## WHAT THE EXERCISE ASKS
Each line in the records below, from the one that contains "Suppose σ²_V = 57.9, σ²_A" to the one that contains "Let T be a random", should be reproduced exactly, the first and last included.

## GIVEN RECORDS

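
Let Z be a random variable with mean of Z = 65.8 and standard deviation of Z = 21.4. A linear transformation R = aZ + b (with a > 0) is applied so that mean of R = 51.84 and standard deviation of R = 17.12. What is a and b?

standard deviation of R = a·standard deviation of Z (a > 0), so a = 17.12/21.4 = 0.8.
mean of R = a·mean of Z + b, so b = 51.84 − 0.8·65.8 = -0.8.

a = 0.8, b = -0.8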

==

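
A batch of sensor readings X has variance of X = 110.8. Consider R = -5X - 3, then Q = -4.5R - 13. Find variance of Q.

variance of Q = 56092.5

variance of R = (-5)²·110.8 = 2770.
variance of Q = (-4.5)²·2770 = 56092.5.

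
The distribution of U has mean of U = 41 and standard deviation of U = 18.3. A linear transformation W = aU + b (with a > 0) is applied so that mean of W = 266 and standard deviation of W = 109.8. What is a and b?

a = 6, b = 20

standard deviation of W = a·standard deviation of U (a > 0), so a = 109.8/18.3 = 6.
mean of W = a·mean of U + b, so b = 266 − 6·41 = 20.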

--

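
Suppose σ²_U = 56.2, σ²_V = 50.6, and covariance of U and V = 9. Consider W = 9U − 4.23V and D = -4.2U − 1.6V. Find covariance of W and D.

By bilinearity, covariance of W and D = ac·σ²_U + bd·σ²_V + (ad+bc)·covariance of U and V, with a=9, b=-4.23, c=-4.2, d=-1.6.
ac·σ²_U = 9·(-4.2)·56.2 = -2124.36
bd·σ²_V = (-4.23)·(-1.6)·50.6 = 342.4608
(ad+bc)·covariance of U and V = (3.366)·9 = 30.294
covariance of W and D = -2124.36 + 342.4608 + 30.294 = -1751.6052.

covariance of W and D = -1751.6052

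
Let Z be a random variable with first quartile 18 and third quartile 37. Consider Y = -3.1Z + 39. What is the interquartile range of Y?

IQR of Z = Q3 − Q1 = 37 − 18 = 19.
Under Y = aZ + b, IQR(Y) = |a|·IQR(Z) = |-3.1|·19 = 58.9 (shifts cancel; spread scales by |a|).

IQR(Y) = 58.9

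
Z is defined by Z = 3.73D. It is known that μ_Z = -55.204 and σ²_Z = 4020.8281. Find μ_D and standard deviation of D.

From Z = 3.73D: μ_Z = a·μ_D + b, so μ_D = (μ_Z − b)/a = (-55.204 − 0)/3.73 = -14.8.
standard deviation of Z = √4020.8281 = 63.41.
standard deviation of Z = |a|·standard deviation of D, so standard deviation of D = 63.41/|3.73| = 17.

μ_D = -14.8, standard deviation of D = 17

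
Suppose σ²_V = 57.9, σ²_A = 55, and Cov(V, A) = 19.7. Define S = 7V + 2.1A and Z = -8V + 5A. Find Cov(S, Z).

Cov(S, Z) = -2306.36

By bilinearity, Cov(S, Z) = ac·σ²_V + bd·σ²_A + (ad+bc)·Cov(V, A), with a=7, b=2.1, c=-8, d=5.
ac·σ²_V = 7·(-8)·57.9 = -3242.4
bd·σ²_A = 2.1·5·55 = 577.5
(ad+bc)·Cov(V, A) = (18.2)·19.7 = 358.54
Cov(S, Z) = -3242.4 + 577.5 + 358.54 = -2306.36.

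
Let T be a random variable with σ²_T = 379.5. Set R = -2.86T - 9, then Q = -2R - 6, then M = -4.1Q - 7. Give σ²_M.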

## REPLY
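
Suppose σ²_V = 57.9, σ²_A = 55, and Cov(V, A) = 19.7. Define S = 7V + 2.1A and Z = -8V + 5A. Find Cov(S, Z).

Cov(S, Z) = -2306.36

By bilinearity, Cov(S, Z) = ac·σ²_V + bd·σ²_A + (ad+bc)·Cov(V, A), with a=7, b=2.1, c=-8, d=5.
ac·σ²_V = 7·(-8)·57.9 = -3242.4
bd·σ²_A = 2.1·5·55 = 577.5
(ad+bc)·Cov(V, A) = (18.2)·19.7 = 358.54
Cov(S, Z) = -3242.4 + 577.5 + 358.54 = -2306.36.

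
Let T be a random variable with σ²_T = 379.5. Set R = -2.86T - 9, then Q = -2R - 6, then M = -4.1Q - 7. Give σ²_M.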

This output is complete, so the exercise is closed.